Activity – Reproduce the records below in their entirety, character for character.

Source material –
[Start of section]

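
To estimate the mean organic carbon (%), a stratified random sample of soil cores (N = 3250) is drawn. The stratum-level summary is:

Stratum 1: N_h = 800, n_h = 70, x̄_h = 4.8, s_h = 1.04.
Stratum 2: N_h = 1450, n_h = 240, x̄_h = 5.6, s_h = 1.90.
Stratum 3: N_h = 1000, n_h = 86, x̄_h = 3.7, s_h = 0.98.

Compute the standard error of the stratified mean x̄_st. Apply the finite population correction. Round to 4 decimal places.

V̂(x̄_st) = Σ W_h² (1 − n_h/N_h) s_h²/n_h, with W_h = N_h/N and N = 3250:
  stratum 1: (800/3250)²·(1 − 70/800)·1.04²/70 = 0.000854309
  stratum 2: (1450/3250)²·(1 − 240/1450)·1.90²/240 = 0.00249852
  stratum 3: (1000/3250)²·(1 − 86/1000)·0.98²/86 = 0.000966347
V̂(x̄_st) = 0.00431917
SE(x̄_st) = √0.00431917 = 0.0657204

SE(x̄_st) ≈ 0.0657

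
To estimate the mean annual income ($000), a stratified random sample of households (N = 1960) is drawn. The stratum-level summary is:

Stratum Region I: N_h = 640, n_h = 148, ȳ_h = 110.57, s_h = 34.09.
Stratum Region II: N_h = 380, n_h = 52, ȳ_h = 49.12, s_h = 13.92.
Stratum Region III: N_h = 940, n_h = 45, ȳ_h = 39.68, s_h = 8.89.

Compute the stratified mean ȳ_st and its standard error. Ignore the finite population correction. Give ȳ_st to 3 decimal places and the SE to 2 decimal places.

ȳ_st = Σ W_h ȳ_h = (640·110.57 + 380·49.12 + 940·39.68)/1960 = 64.65796
V̂(ȳ_st) = Σ W_h² s_h²/n_h, with W_h = N_h/N and N = 1960:
  stratum Region I: (640/1960)²·34.09²/148 = 0.837221
  stratum Region II: (380/1960)²·13.92²/52 = 0.140065
  stratum Region III: (940/1960)²·8.89²/45 = 0.403956
V̂(ȳ_st) = 1.38124
SE(ȳ_st) = √1.38124 = 1.17526

ȳ_st ≈ 64.658, SE ≈ 1.18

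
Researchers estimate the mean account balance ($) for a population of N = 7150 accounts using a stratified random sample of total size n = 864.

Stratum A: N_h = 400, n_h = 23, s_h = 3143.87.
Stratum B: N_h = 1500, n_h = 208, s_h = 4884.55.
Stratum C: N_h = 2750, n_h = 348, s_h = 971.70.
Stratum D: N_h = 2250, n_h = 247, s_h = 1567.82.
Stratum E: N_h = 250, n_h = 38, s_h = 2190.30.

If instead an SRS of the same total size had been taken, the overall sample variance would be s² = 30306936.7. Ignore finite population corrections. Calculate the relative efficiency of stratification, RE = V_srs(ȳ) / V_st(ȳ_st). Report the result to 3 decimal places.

V̂(ȳ_st) = Σ W_h² s_h²/n_h, with W_h = N_h/N and N = 7150:
  stratum A: (400/7150)²·3143.87²/23 = 1344.96
  stratum B: (1500/7150)²·4884.55²/208 = 5048.43
  stratum C: (2750/7150)²·971.70²/348 = 401.364
  stratum D: (2250/7150)²·1567.82²/247 = 985.481
  stratum E: (250/7150)²·2190.30²/38 = 154.345
V_st = 7934.58
V_srs = s²/n = 30306936.7/864 = 35077.5
Relative efficiency = V_srs / V_st = 35077.5/7934.58 = 4.4208

RE ≈ 4.421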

[End of section]

Exercise solution –
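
To estimate the mean organic carbon (%), a stratified random sample of soil cores (N = 3250) is drawn. The stratum-level summary is:

Stratum 1: N_h = 800, n_h = 70, x̄_h = 4.8, s_h = 1.04.
Stratum 2: N_h = 1450, n_h = 240, x̄_h = 5.6, s_h = 1.90.
Stratum 3: N_h = 1000, n_h = 86, x̄_h = 3.7, s_h = 0.98.

Compute the standard error of the stratified mean x̄_st. Apply the finite population correction. Round to 4 decimal places.

V̂(x̄_st) = Σ W_h² (1 − n_h/N_h) s_h²/n_h, with W_h = N_h/N and N = 3250:
  stratum 1: (800/3250)²·(1 − 70/800)·1.04²/70 = 0.000854309
  stratum 2: (1450/3250)²·(1 − 240/1450)·1.90²/240 = 0.00249852
  stratum 3: (1000/3250)²·(1 − 86/1000)·0.98²/86 = 0.000966347
V̂(x̄_st) = 0.00431917
SE(x̄_st) = √0.00431917 = 0.0657204

SE(x̄_st) ≈ 0.0657

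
To estimate the mean annual income ($000), a stratified random sample of households (N = 1960) is drawn. The stratum-level summary is:

Stratum Region I: N_h = 640, n_h = 148, ȳ_h = 110.57, s_h = 34.09.
Stratum Region II: N_h = 380, n_h = 52, ȳ_h = 49.12, s_h = 13.92.
Stratum Region III: N_h = 940, n_h = 45, ȳ_h = 39.68, s_h = 8.89.

Compute the stratified mean ȳ_st and its standard error. Ignore the finite population correction. Give ȳ_st to 3 decimal places and the SE to 2 decimal places.

ȳ_st = Σ W_h ȳ_h = (640·110.57 + 380·49.12 + 940·39.68)/1960 = 64.65796
V̂(ȳ_st) = Σ W_h² s_h²/n_h, with W_h = N_h/N and N = 1960:
  stratum Region I: (640/1960)²·34.09²/148 = 0.837221
  stratum Region II: (380/1960)²·13.92²/52 = 0.140065
  stratum Region III: (940/1960)²·8.89²/45 = 0.403956
V̂(ȳ_st) = 1.38124
SE(ȳ_st) = √1.38124 = 1.17526

ȳ_st ≈ 64.658, SE ≈ 1.18

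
Researchers estimate the mean account balance ($) for a population of N = 7150 accounts using a stratified random sample of total size n = 864.

Stratum A: N_h = 400, n_h = 23, s_h = 3143.87.
Stratum B: N_h = 1500, n_h = 208, s_h = 4884.55.
Stratum C: N_h = 2750, n_h = 348, s_h = 971.70.
Stratum D: N_h = 2250, n_h = 247, s_h = 1567.82.
Stratum E: N_h = 250, n_h = 38, s_h = 2190.30.

If instead an SRS of the same total size had been taken, the overall sample variance would be s² = 30306936.7. Ignore finite population corrections. Calculate the relative efficiency of stratification, RE = V_srs(ȳ) / V_st(ȳ_st). Report the result to 3 decimal places.

V̂(ȳ_st) = Σ W_h² s_h²/n_h, with W_h = N_h/N and N = 7150:
  stratum A: (400/7150)²·3143.87²/23 = 1344.96
  stratum B: (1500/7150)²·4884.55²/208 = 5048.43
  stratum C: (2750/7150)²·971.70²/348 = 401.364
  stratum D: (2250/7150)²·1567.82²/247 = 985.481
  stratum E: (250/7150)²·2190.30²/38 = 154.345
V_st = 7934.58
V_srs = s²/n = 30306936.7/864 = 35077.5
Relative efficiency = V_srs / V_st = 35077.5/7934.58 = 4.4208

RE ≈ 4.421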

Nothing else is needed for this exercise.